== WORK TASK ==
Among the entries that follow, find every line with the word "Basalt" and copy it.

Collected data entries

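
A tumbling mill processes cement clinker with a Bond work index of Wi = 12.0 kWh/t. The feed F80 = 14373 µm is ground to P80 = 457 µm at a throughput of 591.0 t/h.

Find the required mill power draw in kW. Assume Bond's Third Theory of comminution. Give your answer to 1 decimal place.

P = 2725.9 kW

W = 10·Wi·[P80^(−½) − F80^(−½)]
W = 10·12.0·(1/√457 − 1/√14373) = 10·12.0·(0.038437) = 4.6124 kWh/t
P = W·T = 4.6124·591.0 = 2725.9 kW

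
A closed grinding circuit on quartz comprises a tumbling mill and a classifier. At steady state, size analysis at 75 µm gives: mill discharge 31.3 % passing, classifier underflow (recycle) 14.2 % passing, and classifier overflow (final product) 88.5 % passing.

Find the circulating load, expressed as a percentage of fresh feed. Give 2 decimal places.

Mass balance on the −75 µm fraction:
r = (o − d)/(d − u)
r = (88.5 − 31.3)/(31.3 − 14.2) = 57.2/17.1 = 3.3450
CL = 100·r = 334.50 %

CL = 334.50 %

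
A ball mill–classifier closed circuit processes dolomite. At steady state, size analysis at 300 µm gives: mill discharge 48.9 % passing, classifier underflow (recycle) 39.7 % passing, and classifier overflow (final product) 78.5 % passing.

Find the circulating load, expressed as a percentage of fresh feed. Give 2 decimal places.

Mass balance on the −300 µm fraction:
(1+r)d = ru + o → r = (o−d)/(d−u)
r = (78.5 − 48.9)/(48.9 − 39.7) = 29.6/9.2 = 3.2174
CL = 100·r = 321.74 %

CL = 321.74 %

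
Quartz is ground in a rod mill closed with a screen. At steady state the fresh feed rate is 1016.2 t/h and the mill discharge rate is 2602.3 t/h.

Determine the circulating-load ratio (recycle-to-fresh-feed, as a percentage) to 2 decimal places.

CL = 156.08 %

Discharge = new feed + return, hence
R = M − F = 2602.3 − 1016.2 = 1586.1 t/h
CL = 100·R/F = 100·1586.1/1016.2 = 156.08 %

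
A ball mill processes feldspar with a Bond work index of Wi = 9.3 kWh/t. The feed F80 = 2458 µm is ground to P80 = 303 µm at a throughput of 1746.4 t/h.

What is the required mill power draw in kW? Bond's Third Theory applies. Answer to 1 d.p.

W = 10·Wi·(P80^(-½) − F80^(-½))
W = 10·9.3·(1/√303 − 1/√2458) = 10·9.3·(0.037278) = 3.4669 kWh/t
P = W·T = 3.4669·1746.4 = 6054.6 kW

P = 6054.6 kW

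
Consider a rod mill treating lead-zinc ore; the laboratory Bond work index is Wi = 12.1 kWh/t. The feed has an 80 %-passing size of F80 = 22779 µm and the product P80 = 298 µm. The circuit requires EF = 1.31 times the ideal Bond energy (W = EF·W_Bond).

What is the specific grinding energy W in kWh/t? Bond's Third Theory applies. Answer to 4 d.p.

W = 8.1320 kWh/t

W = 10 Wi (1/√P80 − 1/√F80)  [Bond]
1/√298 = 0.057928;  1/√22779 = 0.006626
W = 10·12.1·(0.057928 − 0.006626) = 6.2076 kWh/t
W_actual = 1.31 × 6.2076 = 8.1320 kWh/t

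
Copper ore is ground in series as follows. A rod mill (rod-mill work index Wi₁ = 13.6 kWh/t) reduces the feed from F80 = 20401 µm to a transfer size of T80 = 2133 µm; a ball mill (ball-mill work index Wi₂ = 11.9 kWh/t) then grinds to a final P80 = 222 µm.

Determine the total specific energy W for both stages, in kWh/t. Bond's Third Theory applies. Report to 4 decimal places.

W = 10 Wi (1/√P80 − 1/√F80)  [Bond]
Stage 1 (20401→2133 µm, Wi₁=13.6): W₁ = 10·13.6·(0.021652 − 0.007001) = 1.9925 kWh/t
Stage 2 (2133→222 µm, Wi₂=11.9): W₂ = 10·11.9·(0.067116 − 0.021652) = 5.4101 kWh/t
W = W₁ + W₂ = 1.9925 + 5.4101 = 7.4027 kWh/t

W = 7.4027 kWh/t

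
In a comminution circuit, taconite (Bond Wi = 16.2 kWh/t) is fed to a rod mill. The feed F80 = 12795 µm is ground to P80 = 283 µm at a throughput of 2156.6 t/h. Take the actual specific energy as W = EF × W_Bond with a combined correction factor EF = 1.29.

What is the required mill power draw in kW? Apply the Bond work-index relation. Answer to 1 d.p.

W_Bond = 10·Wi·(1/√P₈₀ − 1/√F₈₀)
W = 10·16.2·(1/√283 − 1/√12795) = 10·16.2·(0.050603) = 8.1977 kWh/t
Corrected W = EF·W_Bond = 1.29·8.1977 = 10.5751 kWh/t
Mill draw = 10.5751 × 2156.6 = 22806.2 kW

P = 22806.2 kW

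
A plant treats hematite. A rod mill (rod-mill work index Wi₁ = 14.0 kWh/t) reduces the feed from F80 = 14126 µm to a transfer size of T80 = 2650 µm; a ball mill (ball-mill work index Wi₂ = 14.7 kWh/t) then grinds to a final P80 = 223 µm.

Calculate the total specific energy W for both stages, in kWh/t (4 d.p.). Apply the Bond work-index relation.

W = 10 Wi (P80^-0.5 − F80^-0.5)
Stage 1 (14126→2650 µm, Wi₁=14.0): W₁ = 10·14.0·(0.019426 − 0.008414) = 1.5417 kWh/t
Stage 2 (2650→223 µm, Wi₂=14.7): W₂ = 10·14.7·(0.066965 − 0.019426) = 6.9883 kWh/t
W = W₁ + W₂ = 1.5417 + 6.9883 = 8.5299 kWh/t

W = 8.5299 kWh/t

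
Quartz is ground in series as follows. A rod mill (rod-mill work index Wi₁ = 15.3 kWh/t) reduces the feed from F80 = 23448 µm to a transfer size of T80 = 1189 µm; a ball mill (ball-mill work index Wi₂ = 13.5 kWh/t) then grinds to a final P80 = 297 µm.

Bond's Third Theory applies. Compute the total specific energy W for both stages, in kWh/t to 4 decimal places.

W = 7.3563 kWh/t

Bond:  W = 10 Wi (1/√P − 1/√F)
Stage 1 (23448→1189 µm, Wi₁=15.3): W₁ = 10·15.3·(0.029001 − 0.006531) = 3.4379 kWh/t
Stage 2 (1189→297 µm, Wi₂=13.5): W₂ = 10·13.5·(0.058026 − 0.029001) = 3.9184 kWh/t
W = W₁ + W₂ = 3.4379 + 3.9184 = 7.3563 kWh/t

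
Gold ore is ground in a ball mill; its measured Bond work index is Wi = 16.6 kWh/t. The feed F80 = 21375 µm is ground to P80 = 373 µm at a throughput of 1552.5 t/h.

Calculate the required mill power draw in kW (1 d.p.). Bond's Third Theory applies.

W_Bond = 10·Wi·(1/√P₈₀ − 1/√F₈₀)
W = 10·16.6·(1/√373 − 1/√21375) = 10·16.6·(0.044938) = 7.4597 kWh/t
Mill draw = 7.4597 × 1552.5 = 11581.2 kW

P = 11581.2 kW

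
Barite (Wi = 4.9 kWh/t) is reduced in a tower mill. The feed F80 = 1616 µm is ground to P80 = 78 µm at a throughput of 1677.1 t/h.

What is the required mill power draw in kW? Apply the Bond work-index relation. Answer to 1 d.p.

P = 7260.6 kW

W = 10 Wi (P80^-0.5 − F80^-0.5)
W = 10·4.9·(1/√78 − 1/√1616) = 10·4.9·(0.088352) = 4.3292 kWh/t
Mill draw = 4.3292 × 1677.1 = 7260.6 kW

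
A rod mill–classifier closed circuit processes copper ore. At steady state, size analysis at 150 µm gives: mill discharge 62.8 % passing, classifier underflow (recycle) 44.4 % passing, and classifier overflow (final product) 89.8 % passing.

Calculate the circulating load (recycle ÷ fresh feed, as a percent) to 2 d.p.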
==
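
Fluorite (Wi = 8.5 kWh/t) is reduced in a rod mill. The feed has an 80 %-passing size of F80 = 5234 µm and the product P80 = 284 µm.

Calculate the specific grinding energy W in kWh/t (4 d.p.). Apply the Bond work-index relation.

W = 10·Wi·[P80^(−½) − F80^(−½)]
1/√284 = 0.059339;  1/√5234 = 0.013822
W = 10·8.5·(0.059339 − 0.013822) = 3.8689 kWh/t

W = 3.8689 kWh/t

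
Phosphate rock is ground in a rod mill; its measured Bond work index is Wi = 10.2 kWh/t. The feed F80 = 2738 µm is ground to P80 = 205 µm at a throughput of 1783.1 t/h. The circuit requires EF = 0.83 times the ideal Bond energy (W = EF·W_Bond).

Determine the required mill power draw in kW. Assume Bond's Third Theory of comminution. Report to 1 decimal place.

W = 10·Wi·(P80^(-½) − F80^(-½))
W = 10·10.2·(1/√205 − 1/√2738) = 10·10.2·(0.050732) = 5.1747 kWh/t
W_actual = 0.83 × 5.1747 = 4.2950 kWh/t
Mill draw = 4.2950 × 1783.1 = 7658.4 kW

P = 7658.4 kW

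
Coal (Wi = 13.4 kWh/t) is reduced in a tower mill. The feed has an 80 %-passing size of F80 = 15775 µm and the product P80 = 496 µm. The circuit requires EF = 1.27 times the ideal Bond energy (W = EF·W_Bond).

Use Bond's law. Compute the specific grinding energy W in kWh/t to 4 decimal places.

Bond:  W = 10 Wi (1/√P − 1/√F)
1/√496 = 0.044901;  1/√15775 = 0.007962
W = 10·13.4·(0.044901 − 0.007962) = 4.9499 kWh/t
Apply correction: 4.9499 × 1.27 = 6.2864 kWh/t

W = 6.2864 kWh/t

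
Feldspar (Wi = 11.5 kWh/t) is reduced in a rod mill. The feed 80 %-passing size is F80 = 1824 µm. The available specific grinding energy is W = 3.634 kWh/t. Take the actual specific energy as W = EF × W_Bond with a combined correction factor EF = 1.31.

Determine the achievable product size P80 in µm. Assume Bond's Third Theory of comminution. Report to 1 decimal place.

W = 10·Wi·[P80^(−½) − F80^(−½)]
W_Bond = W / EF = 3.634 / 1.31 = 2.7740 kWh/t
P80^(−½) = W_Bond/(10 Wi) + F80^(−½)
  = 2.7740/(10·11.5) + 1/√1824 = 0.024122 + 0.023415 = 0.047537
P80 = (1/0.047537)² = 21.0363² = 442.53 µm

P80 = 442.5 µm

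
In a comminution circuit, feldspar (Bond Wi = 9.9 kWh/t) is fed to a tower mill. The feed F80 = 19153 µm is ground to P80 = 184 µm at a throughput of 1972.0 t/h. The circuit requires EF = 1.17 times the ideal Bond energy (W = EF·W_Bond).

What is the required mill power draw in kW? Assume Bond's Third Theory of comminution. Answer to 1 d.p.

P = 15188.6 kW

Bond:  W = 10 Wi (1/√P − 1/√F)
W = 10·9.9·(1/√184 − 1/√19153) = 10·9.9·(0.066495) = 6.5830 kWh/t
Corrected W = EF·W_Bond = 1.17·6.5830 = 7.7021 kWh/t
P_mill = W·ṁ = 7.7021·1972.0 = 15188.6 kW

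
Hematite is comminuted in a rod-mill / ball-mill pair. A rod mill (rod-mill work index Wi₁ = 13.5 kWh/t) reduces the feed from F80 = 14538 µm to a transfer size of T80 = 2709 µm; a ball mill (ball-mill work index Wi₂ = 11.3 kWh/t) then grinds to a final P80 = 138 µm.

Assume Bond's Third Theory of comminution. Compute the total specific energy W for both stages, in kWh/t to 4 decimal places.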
==
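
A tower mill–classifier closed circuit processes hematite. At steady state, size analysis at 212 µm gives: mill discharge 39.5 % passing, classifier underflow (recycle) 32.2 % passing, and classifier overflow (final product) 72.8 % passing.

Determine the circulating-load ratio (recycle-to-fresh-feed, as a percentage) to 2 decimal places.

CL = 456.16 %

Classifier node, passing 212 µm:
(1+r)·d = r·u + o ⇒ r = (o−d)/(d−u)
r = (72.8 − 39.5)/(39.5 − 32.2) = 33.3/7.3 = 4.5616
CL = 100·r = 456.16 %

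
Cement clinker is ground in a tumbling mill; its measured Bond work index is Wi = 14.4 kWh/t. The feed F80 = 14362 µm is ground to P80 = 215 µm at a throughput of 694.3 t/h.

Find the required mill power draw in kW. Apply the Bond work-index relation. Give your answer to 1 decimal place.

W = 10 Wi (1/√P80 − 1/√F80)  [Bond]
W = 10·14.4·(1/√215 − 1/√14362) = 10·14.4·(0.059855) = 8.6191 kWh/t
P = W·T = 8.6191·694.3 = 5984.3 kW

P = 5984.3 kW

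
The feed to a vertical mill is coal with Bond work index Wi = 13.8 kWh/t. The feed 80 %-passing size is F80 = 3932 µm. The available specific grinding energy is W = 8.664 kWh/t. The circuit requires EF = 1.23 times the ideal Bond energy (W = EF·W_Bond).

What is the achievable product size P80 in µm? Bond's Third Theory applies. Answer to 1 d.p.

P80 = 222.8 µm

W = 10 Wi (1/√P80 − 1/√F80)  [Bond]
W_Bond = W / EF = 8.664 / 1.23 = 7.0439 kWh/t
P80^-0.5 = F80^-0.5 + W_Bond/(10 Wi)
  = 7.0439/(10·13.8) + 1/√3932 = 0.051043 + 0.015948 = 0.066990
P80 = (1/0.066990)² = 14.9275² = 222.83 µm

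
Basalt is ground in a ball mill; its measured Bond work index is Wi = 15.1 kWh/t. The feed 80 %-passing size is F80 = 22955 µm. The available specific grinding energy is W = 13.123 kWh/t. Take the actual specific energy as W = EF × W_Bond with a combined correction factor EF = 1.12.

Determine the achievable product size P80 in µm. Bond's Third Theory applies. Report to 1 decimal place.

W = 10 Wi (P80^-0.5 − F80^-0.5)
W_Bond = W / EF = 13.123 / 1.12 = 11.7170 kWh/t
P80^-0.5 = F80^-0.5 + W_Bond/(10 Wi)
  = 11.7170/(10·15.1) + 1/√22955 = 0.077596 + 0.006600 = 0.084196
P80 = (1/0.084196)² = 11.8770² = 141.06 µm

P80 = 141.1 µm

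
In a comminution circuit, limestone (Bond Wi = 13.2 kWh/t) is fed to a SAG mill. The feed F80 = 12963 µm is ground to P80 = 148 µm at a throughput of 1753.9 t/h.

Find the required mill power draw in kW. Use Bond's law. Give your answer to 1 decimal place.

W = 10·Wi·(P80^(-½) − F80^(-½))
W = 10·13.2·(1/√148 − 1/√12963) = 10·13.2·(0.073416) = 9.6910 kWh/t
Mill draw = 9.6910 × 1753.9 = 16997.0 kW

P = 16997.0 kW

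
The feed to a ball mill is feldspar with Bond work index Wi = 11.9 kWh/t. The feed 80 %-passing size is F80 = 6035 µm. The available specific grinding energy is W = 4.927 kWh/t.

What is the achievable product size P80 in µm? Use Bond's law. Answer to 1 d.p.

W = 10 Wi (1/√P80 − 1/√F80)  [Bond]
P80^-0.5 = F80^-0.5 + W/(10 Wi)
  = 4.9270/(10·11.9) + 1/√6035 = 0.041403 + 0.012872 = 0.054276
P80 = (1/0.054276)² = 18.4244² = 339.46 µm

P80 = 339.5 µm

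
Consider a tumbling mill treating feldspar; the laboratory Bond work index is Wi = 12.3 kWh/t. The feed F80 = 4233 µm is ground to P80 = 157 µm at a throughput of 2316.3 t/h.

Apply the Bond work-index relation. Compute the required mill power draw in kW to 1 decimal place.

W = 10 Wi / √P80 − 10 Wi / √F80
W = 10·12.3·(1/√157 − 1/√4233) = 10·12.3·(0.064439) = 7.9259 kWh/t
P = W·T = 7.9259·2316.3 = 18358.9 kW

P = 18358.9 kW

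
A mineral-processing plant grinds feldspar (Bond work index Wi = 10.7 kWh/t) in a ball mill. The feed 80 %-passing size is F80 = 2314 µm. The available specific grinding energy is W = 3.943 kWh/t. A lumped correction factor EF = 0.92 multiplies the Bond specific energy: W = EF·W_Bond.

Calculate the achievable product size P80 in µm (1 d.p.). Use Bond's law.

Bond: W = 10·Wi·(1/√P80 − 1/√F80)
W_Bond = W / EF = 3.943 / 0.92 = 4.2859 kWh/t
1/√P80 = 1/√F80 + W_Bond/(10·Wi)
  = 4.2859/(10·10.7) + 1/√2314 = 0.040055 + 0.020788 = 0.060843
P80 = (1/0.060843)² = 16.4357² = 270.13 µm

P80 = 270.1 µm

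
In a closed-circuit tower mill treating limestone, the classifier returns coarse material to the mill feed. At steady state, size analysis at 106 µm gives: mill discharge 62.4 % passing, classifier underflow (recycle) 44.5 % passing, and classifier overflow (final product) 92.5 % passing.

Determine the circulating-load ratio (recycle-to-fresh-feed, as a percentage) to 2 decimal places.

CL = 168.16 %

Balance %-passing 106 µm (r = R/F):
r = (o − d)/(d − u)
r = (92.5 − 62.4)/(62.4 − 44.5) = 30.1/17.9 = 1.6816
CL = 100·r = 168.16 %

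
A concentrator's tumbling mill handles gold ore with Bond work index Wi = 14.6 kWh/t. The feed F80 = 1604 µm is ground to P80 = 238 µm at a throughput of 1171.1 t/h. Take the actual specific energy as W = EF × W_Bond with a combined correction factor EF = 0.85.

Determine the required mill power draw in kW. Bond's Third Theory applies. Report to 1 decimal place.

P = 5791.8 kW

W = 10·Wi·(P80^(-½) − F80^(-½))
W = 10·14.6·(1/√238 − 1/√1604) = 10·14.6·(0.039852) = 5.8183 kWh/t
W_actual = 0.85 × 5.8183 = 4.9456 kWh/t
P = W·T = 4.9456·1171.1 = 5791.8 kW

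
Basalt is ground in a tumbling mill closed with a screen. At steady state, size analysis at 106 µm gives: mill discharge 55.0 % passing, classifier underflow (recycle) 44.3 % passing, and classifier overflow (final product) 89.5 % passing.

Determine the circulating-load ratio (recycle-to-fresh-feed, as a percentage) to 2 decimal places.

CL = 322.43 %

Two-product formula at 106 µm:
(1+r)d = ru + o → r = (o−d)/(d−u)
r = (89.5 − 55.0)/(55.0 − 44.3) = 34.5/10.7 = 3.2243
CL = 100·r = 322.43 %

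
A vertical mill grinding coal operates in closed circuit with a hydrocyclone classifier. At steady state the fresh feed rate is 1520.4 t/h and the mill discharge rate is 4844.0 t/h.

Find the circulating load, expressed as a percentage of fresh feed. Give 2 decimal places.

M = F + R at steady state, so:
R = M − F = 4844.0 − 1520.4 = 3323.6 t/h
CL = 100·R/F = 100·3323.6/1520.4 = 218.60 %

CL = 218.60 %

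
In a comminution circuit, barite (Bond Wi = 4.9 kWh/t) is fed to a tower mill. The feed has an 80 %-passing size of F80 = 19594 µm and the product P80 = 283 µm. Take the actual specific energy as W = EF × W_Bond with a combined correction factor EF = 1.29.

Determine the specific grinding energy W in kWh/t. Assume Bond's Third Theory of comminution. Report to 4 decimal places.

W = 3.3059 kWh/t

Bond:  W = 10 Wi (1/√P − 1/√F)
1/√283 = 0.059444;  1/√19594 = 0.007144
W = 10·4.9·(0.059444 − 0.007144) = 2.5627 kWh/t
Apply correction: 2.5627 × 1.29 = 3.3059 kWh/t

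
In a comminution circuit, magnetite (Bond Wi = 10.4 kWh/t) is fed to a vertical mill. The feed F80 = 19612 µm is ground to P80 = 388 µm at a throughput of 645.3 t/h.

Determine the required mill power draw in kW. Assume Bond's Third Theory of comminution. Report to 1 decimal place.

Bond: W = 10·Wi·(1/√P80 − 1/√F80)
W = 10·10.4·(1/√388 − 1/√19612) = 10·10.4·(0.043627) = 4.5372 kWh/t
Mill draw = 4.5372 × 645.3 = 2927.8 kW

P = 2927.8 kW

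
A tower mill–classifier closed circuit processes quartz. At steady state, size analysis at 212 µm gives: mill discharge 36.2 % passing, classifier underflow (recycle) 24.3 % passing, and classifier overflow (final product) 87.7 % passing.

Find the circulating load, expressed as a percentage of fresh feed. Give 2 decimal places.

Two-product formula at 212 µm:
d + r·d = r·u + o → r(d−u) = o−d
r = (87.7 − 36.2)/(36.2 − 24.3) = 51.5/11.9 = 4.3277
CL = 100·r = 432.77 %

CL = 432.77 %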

== EXPECTED ANSWER ==
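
Basalt is ground in a ball mill; its measured Bond work index is Wi = 15.1 kWh/t. The feed 80 %-passing size is F80 = 22955 µm. The available specific grinding energy is W = 13.123 kWh/t. Take the actual specific energy as W = EF × W_Bond with a combined correction factor EF = 1.12.
Basalt is ground in a tumbling mill closed with a screen. At steady state, size analysis at 106 µm gives: mill discharge 55.0 % passing, classifier underflow (recycle) 44.3 % passing, and classifier overflow (final product) 89.5 % passing.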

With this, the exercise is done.